** Data for review **
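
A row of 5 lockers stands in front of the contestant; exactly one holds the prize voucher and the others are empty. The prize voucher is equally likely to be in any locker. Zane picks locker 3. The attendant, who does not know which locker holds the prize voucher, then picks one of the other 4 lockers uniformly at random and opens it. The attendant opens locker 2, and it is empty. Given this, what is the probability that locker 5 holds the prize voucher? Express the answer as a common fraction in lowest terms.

1/4

Because the attendant chose which locker to open without knowing where the prize voucher is, the choice is independent of the prize location. Learning that locker 2 does not hold the prize voucher simply rules out that one location and leaves the remaining 4 lockers still equally likely by symmetry.
So P(the prize voucher in locker 5) = 1/4.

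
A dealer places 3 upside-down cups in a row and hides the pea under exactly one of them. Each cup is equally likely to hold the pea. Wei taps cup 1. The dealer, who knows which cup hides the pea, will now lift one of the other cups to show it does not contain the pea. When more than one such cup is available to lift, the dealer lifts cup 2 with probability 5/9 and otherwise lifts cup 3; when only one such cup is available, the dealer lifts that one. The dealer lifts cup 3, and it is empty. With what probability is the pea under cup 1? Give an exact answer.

Apply Bayes' rule, conditioning on where the pea actually is.
If it is under cup 1 (prior 1/3): cup 2 is available but not opened, probability 4/9; weight (1/3)·(4/9) = 4/27.
If it is under cup 2 (prior 1/3): only cup 3 is available, probability 1; weight (1/3)·1 = 1/3.
If it is under cup 3 (prior 1/3): the dealer opened cup 3, so this case is ruled out; weight (1/3)·0 = 0.
The weights sum to 13/27.
So P(the pea under cup 1 | the dealer opened cup 3) = (4/27) / (13/27) = 4/13.

4/13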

** Work instructions **
Your answer must be the complete data, repeated word for word.

** Solution to this task **
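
A row of 5 lockers stands in front of the contestant; exactly one holds the prize voucher and the others are empty. The prize voucher is equally likely to be in any locker. Zane picks locker 3. The attendant, who does not know which locker holds the prize voucher, then picks one of the other 4 lockers uniformly at random and opens it. The attendant opens locker 2, and it is empty. Given this, what is the probability that locker 5 holds the prize voucher? Express the answer as a common fraction in lowest terms.

1/4

Because the attendant chose which locker to open without knowing where the prize voucher is, the choice is independent of the prize location. Learning that locker 2 does not hold the prize voucher simply rules out that one location and leaves the remaining 4 lockers still equally likely by symmetry.
So P(the prize voucher in locker 5) = 1/4.

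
A dealer places 3 upside-down cups in a row and hides the pea under exactly one of them. Each cup is equally likely to hold the pea. Wei taps cup 1. The dealer, who knows which cup hides the pea, will now lift one of the other cups to show it does not contain the pea. When more than one such cup is available to lift, the dealer lifts cup 2 with probability 5/9 and otherwise lifts cup 3; when only one such cup is available, the dealer lifts that one. The dealer lifts cup 3, and it is empty. With what probability is the pea under cup 1? Give an exact answer.

Apply Bayes' rule, conditioning on where the pea actually is.
If it is under cup 1 (prior 1/3): cup 2 is available but not opened, probability 4/9; weight (1/3)·(4/9) = 4/27.
If it is under cup 2 (prior 1/3): only cup 3 is available, probability 1; weight (1/3)·1 = 1/3.
If it is under cup 3 (prior 1/3): the dealer opened cup 3, so this case is ruled out; weight (1/3)·0 = 0.
The weights sum to 13/27.
So P(the pea under cup 1 | the dealer opened cup 3) = (4/27) / (13/27) = 4/13.

4/13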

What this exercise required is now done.